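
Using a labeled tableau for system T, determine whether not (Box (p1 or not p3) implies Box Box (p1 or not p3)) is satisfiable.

Satisfiable (open branch found)

1. not (Box (p1 or not p3) implies Box Box (p1 or not p3)), u
2. Box (p1 or not p3), u
3. not Box Box (p1 or not p3), u
4. p1 or not p3, u
5. not p3, u
6. not Box (p1 or not p3), v
7. p1 or not p3, v
8. not p3, v
9. not (p1 or not p3), w
10. not p1, w
11. p3, w
Accessibility: uRu, uRv, vRv, vRw, wRw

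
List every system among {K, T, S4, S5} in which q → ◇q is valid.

T, S4, S5

K-tableau for the negation ¬(q → ◇q):
1. ¬(q → ◇q), u
2. q, u   [¬→-rule on 1]
3. ¬◇q, u   [¬→-rule on 1]
Complete open branch: countermodel on a K-frame, so not valid in K.
T-tableau for the negation ¬(q → ◇q):
1. ¬(q → ◇q), u
2. q, u   [¬→-rule on 1]
3. ¬◇q, u   [¬→-rule on 1]
4. ¬q, u   [¬◇-rule on 3 via uRu]
Accessibility: uRu
Branch closes: q and ¬q both at u.
Every branch closes (one shown): valid in T, hence also in S4, S5 (every theorem of T is a theorem of S4 and S5).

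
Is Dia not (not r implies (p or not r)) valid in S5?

Tableau for the negation not Dia not (not r implies (p or not r)):
1. not Dia not (not r implies (p or not r)), u
2. not r implies (p or not r), u
3. p or not r, u
4. not r, u
Accessibility: uRu
The negation has an open branch (countermodel exists).

Invalid (countermodel exists)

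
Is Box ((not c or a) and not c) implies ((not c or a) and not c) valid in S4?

Valid

Tableau for the negation not (Box ((not c or a) and not c) implies ((not c or a) and not c)):
1. not (Box ((not c or a) and not c) implies ((not c or a) and not c)), w0
2. Box ((not c or a) and not c), w0
3. not ((not c or a) and not c), w0
4. (not c or a) and not c, w0
5. not c or a, w0
6. not c, w0
7. not (not c or a), w0
8. c, w0
9. not a, w0
Accessibility: w0Rw0
Branch closes: c and not c both at w0.
All branches of the negation close; one closing branch shown above.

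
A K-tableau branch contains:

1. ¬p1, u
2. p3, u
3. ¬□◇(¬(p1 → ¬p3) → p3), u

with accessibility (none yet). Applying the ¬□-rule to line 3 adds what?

a fresh world v with uRv, and ¬◇(¬(p1 → ¬p3) → p3) at v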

-=-=-

Description of the task.
At the line containing "with accessibility (none", start copying. Continue exactly through the final line of the entries above and stop there.

Output for this exercise.
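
with accessibility (none yet). Applying the ¬□-rule to line 3 adds what?

a fresh world v with uRv, and ¬◇(¬(p1 → ¬p3) → p3) at v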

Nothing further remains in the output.